▶ [Your goal]: Reproduce all records exactly.

▶ [Dataset]:
▬▬▬

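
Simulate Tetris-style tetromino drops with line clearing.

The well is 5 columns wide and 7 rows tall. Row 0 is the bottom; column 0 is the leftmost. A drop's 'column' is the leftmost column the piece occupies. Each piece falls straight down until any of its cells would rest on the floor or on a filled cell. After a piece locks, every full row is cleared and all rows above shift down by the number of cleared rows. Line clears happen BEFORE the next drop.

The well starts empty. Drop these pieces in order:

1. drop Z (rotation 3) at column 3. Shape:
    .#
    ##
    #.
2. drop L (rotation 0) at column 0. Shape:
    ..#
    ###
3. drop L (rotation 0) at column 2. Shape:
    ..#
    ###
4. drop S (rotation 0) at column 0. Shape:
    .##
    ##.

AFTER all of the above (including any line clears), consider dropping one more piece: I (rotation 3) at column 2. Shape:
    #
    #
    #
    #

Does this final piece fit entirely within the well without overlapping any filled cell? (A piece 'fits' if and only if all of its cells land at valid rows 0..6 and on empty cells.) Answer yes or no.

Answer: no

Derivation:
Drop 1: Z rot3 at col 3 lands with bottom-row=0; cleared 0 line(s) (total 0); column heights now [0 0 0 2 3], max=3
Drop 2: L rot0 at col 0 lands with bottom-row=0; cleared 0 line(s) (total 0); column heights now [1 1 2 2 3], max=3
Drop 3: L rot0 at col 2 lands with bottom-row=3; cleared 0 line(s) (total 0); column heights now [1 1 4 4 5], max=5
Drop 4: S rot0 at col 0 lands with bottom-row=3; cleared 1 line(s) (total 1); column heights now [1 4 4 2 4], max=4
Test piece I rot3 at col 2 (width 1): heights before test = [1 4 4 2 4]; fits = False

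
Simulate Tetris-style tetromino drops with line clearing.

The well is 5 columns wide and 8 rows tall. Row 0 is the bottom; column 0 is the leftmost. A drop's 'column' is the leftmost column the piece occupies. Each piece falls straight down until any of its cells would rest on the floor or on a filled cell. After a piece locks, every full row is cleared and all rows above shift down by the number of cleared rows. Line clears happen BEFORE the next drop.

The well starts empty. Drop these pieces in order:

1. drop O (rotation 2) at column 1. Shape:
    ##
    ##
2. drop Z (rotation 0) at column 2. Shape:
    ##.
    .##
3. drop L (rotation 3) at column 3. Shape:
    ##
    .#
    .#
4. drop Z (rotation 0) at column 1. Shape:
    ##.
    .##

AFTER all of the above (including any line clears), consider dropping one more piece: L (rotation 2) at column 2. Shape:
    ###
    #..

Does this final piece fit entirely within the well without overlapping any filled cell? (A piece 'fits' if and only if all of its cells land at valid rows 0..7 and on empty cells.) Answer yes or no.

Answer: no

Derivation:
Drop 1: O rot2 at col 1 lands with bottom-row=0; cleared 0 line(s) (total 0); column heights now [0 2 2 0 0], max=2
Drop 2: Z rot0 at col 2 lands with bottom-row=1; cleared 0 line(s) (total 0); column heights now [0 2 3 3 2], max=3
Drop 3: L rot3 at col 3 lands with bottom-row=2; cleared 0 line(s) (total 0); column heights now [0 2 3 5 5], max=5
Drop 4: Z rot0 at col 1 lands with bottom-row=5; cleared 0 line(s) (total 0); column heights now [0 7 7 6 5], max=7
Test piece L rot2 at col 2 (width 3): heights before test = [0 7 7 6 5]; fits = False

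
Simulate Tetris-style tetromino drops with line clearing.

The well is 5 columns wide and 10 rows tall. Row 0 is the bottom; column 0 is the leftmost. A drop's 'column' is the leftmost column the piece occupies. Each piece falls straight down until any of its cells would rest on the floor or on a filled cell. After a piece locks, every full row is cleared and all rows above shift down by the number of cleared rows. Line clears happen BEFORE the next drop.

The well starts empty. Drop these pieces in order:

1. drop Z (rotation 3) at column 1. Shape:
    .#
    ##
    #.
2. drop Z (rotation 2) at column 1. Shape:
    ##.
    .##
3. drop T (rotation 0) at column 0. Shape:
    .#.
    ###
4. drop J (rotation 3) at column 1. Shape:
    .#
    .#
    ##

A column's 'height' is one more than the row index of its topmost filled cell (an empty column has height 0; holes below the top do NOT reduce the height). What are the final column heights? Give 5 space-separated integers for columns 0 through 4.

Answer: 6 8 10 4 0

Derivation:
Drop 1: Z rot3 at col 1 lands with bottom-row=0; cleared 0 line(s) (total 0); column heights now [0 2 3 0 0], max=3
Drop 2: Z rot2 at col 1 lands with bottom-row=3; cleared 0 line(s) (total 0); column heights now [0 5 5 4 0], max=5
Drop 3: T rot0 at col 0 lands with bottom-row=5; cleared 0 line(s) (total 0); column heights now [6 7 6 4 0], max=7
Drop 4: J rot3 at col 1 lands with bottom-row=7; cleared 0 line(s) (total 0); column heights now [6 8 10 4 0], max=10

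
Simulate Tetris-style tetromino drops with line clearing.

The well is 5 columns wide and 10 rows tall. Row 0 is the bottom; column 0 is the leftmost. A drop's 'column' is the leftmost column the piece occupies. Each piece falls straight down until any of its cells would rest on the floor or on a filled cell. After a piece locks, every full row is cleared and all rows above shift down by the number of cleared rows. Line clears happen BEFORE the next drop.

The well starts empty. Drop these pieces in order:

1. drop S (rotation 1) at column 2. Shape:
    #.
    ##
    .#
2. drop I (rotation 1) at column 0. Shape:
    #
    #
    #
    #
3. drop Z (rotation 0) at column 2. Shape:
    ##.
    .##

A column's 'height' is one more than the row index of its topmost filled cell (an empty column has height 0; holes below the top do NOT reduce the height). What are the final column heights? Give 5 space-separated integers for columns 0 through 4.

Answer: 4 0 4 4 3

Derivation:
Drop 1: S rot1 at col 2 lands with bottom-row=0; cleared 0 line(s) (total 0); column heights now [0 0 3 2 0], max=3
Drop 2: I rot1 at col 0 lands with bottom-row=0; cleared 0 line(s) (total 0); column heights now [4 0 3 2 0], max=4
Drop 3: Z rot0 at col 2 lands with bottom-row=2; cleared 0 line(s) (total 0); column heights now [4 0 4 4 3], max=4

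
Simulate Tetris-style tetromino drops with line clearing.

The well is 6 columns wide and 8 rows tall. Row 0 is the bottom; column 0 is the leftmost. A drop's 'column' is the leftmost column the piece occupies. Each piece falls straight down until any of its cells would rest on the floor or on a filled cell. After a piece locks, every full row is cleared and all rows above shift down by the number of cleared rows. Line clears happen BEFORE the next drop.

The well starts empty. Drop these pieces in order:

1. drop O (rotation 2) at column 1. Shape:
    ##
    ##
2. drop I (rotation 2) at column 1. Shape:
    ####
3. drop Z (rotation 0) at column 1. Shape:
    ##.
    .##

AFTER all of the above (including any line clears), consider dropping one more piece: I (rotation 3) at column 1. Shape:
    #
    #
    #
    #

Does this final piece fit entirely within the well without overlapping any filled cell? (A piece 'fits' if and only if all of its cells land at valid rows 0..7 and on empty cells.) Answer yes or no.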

▬▬▬

▶ [Worked solution]:
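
Simulate Tetris-style tetromino drops with line clearing.

The well is 5 columns wide and 7 rows tall. Row 0 is the bottom; column 0 is the leftmost. A drop's 'column' is the leftmost column the piece occupies. Each piece falls straight down until any of its cells would rest on the floor or on a filled cell. After a piece locks, every full row is cleared and all rows above shift down by the number of cleared rows. Line clears happen BEFORE the next drop.

The well starts empty. Drop these pieces in order:

1. drop Z (rotation 3) at column 3. Shape:
    .#
    ##
    #.
2. drop L (rotation 0) at column 0. Shape:
    ..#
    ###
3. drop L (rotation 0) at column 2. Shape:
    ..#
    ###
4. drop S (rotation 0) at column 0. Shape:
    .##
    ##.

AFTER all of the above (including any line clears), consider dropping one more piece: I (rotation 3) at column 2. Shape:
    #
    #
    #
    #

Does this final piece fit entirely within the well without overlapping any filled cell? (A piece 'fits' if and only if all of its cells land at valid rows 0..6 and on empty cells.) Answer yes or no.

Answer: no

Derivation:
Drop 1: Z rot3 at col 3 lands with bottom-row=0; cleared 0 line(s) (total 0); column heights now [0 0 0 2 3], max=3
Drop 2: L rot0 at col 0 lands with bottom-row=0; cleared 0 line(s) (total 0); column heights now [1 1 2 2 3], max=3
Drop 3: L rot0 at col 2 lands with bottom-row=3; cleared 0 line(s) (total 0); column heights now [1 1 4 4 5], max=5
Drop 4: S rot0 at col 0 lands with bottom-row=3; cleared 1 line(s) (total 1); column heights now [1 4 4 2 4], max=4
Test piece I rot3 at col 2 (width 1): heights before test = [1 4 4 2 4]; fits = False

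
Simulate Tetris-style tetromino drops with line clearing.

The well is 5 columns wide and 8 rows tall. Row 0 is the bottom; column 0 is the leftmost. A drop's 'column' is the leftmost column the piece occupies. Each piece falls straight down until any of its cells would rest on the floor or on a filled cell. After a piece locks, every full row is cleared and all rows above shift down by the number of cleared rows. Line clears happen BEFORE the next drop.

The well starts empty. Drop these pieces in order:

1. drop O (rotation 2) at column 1. Shape:
    ##
    ##
2. drop Z (rotation 0) at column 2. Shape:
    ##.
    .##
3. drop L (rotation 3) at column 3. Shape:
    ##
    .#
    .#
4. drop Z (rotation 0) at column 1. Shape:
    ##.
    .##

AFTER all of the above (including any line clears), consider dropping one more piece: L (rotation 2) at column 2. Shape:
    ###
    #..

Does this final piece fit entirely within the well without overlapping any filled cell? (A piece 'fits' if and only if all of its cells land at valid rows 0..7 and on empty cells.) Answer yes or no.

Answer: no

Derivation:
Drop 1: O rot2 at col 1 lands with bottom-row=0; cleared 0 line(s) (total 0); column heights now [0 2 2 0 0], max=2
Drop 2: Z rot0 at col 2 lands with bottom-row=1; cleared 0 line(s) (total 0); column heights now [0 2 3 3 2], max=3
Drop 3: L rot3 at col 3 lands with bottom-row=2; cleared 0 line(s) (total 0); column heights now [0 2 3 5 5], max=5
Drop 4: Z rot0 at col 1 lands with bottom-row=5; cleared 0 line(s) (total 0); column heights now [0 7 7 6 5], max=7
Test piece L rot2 at col 2 (width 3): heights before test = [0 7 7 6 5]; fits = False

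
Simulate Tetris-style tetromino drops with line clearing.

The well is 5 columns wide and 10 rows tall. Row 0 is the bottom; column 0 is the leftmost. A drop's 'column' is the leftmost column the piece occupies. Each piece falls straight down until any of its cells would rest on the floor or on a filled cell. After a piece locks, every full row is cleared and all rows above shift down by the number of cleared rows. Line clears happen BEFORE the next drop.

The well starts empty. Drop these pieces in order:

1. drop Z (rotation 3) at column 1. Shape:
    .#
    ##
    #.
2. drop Z (rotation 2) at column 1. Shape:
    ##.
    .##
3. drop T (rotation 0) at column 0. Shape:
    .#.
    ###
4. drop J (rotation 3) at column 1. Shape:
    .#
    .#
    ##

A column's 'height' is one more than the row index of its topmost filled cell (an empty column has height 0; holes below the top do NOT reduce the height). What are the final column heights? Give 5 space-separated integers for columns 0 through 4.

Answer: 6 8 10 4 0

Derivation:
Drop 1: Z rot3 at col 1 lands with bottom-row=0; cleared 0 line(s) (total 0); column heights now [0 2 3 0 0], max=3
Drop 2: Z rot2 at col 1 lands with bottom-row=3; cleared 0 line(s) (total 0); column heights now [0 5 5 4 0], max=5
Drop 3: T rot0 at col 0 lands with bottom-row=5; cleared 0 line(s) (total 0); column heights now [6 7 6 4 0], max=7
Drop 4: J rot3 at col 1 lands with bottom-row=7; cleared 0 line(s) (total 0); column heights now [6 8 10 4 0], max=10

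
Simulate Tetris-style tetromino drops with line clearing.

The well is 5 columns wide and 10 rows tall. Row 0 is the bottom; column 0 is the leftmost. A drop's 'column' is the leftmost column the piece occupies. Each piece falls straight down until any of its cells would rest on the floor or on a filled cell. After a piece locks, every full row is cleared and all rows above shift down by the number of cleared rows. Line clears happen BEFORE the next drop.

The well starts empty. Drop these pieces in order:

1. drop S (rotation 1) at column 2. Shape:
    #.
    ##
    .#
2. drop I (rotation 1) at column 0. Shape:
    #
    #
    #
    #
3. drop Z (rotation 0) at column 2. Shape:
    ##.
    .##

A column's 'height' is one more than the row index of its topmost filled cell (an empty column has height 0; holes below the top do NOT reduce the height). What are the final column heights? Give 5 space-separated integers for columns 0 through 4.

Answer: 4 0 4 4 3

Derivation:
Drop 1: S rot1 at col 2 lands with bottom-row=0; cleared 0 line(s) (total 0); column heights now [0 0 3 2 0], max=3
Drop 2: I rot1 at col 0 lands with bottom-row=0; cleared 0 line(s) (total 0); column heights now [4 0 3 2 0], max=4
Drop 3: Z rot0 at col 2 lands with bottom-row=2; cleared 0 line(s) (total 0); column heights now [4 0 4 4 3], max=4

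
Simulate Tetris-style tetromino drops with line clearing.

The well is 6 columns wide and 8 rows tall. Row 0 is the bottom; column 0 is the leftmost. A drop's 'column' is the leftmost column the piece occupies. Each piece falls straight down until any of its cells would rest on the floor or on a filled cell. After a piece locks, every full row is cleared and all rows above shift down by the number of cleared rows. Line clears happen BEFORE the next drop.

The well starts empty. Drop these pieces in order:

1. drop O (rotation 2) at column 1. Shape:
    ##
    ##
2. drop I (rotation 2) at column 1. Shape:
    ####
3. drop Z (rotation 0) at column 1. Shape:
    ##.
    .##

AFTER all of the above (including any line clears), consider dropping one more piece: I (rotation 3) at column 1. Shape:
    #
    #
    #
    #

Does this final piece fit entirely within the well without overlapping any filled cell? (A piece 'fits' if and only if all of its cells land at valid rows 0..7 and on empty cells.) Answer yes or no.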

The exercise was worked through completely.